§ **Problem requirements**: Find the lines below that include the word "delay" and state how many there are, adding nothing.

§ **Exercise inputs**:

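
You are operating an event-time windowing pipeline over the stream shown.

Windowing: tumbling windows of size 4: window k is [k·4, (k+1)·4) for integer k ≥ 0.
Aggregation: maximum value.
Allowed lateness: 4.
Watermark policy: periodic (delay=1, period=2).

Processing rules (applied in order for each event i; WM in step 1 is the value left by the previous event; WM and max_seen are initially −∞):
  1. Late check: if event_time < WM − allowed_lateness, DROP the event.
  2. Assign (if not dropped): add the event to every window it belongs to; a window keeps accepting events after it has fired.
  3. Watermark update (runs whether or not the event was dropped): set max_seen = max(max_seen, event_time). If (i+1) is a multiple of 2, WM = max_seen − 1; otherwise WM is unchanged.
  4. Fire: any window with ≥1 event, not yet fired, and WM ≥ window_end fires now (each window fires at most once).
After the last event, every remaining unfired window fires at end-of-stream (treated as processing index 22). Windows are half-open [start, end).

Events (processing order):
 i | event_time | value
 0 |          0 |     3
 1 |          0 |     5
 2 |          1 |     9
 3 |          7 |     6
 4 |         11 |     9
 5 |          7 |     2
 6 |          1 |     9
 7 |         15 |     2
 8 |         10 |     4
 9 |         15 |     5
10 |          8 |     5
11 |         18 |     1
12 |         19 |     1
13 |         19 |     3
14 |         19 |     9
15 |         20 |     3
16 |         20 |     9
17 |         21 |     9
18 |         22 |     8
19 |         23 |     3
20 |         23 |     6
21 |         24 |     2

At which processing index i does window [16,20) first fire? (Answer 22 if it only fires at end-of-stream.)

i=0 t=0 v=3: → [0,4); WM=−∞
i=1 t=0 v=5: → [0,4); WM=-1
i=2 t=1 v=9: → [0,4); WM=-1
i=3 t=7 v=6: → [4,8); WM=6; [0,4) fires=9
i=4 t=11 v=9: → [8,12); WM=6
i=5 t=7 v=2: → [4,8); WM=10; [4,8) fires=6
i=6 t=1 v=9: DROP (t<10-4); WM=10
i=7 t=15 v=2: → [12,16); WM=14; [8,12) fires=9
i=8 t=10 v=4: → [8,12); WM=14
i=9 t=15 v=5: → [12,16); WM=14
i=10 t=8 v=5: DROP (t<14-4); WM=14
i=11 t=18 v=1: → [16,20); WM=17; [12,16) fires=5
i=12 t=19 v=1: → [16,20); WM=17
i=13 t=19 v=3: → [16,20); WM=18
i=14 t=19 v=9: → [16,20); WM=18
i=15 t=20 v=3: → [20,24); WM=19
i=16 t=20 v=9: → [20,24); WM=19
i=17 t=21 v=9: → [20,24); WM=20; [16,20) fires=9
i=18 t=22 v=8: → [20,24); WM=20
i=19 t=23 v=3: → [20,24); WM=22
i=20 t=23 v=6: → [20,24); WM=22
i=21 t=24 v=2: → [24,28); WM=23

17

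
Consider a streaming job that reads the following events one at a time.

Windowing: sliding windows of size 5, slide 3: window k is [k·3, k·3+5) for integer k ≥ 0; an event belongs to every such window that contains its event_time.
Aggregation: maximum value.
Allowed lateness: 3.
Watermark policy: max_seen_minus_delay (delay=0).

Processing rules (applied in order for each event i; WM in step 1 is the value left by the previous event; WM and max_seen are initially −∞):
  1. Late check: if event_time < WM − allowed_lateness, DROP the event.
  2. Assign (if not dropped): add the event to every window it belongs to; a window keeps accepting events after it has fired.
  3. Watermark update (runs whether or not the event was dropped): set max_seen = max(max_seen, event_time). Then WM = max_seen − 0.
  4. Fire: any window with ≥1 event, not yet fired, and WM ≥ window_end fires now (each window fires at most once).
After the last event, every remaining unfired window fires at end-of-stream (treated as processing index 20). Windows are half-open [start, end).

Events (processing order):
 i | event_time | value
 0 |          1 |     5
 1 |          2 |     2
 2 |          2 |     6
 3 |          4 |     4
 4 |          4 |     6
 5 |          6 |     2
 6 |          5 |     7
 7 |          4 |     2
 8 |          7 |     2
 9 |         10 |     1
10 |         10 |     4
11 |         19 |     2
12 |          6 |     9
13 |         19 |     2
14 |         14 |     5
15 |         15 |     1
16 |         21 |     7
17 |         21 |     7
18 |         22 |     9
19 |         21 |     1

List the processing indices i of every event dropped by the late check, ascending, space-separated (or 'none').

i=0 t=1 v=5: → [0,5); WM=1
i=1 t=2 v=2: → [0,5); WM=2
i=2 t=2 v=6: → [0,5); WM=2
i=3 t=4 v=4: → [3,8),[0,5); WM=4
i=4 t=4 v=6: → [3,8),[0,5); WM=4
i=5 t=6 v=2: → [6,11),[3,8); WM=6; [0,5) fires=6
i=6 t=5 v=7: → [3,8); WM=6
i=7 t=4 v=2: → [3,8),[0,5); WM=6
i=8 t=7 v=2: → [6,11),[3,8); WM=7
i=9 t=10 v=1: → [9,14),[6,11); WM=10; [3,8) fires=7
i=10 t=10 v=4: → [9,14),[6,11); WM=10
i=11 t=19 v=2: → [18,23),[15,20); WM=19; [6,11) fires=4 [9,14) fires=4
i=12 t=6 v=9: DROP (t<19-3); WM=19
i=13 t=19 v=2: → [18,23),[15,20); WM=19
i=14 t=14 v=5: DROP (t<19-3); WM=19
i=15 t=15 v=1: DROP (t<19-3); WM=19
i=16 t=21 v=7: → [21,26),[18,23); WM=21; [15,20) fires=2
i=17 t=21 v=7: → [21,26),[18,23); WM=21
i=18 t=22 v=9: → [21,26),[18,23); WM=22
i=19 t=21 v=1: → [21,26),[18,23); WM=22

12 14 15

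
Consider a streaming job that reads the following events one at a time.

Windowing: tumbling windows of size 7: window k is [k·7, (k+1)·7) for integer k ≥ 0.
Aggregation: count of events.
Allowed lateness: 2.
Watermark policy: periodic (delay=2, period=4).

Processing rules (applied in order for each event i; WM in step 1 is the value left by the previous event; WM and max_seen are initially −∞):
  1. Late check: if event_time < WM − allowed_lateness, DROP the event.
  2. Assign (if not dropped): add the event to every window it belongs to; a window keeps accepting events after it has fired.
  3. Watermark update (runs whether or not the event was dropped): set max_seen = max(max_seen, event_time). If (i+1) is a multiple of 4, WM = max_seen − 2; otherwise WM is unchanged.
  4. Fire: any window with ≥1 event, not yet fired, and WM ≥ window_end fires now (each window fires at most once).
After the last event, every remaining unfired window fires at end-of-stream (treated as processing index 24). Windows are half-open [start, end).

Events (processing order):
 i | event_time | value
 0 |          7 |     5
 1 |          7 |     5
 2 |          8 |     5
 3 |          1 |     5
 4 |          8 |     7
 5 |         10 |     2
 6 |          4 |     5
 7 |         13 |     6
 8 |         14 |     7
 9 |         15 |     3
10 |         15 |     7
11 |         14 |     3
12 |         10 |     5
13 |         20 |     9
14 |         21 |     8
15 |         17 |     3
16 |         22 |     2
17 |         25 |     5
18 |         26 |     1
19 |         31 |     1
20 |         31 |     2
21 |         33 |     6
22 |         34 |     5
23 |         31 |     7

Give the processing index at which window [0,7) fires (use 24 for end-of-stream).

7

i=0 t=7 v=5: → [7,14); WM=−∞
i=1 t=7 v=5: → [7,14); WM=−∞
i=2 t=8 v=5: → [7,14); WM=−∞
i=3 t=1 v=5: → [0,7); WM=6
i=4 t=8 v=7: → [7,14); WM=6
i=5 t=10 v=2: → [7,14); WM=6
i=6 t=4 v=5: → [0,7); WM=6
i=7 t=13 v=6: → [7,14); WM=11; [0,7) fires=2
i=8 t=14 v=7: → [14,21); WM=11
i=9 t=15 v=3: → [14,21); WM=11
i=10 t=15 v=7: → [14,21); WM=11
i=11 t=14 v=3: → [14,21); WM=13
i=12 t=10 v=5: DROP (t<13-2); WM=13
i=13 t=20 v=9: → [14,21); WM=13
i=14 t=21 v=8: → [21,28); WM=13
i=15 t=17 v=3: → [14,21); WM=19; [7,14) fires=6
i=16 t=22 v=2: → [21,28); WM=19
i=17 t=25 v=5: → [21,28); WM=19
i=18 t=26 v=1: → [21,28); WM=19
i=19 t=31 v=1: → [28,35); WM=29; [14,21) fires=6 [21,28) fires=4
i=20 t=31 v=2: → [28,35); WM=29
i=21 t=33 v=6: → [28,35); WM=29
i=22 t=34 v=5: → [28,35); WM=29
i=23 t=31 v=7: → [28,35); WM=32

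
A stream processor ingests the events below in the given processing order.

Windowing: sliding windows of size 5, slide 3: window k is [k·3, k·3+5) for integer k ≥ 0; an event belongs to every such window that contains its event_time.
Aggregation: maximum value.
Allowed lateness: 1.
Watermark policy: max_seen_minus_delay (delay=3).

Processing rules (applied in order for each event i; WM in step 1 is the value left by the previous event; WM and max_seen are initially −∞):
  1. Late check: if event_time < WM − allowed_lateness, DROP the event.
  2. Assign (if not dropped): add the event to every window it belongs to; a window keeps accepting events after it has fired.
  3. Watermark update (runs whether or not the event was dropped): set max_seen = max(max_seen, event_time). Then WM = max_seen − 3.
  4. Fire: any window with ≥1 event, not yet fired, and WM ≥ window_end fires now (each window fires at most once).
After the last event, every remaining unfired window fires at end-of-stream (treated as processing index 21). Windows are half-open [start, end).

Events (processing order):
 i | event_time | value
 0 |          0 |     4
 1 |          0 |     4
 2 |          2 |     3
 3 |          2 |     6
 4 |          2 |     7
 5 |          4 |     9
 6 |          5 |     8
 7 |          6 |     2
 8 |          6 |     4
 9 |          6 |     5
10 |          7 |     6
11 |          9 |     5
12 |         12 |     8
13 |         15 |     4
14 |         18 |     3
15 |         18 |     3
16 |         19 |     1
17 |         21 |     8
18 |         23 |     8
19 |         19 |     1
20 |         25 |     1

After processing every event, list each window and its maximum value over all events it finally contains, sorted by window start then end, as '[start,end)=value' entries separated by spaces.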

§ **Output of the exercise**: 4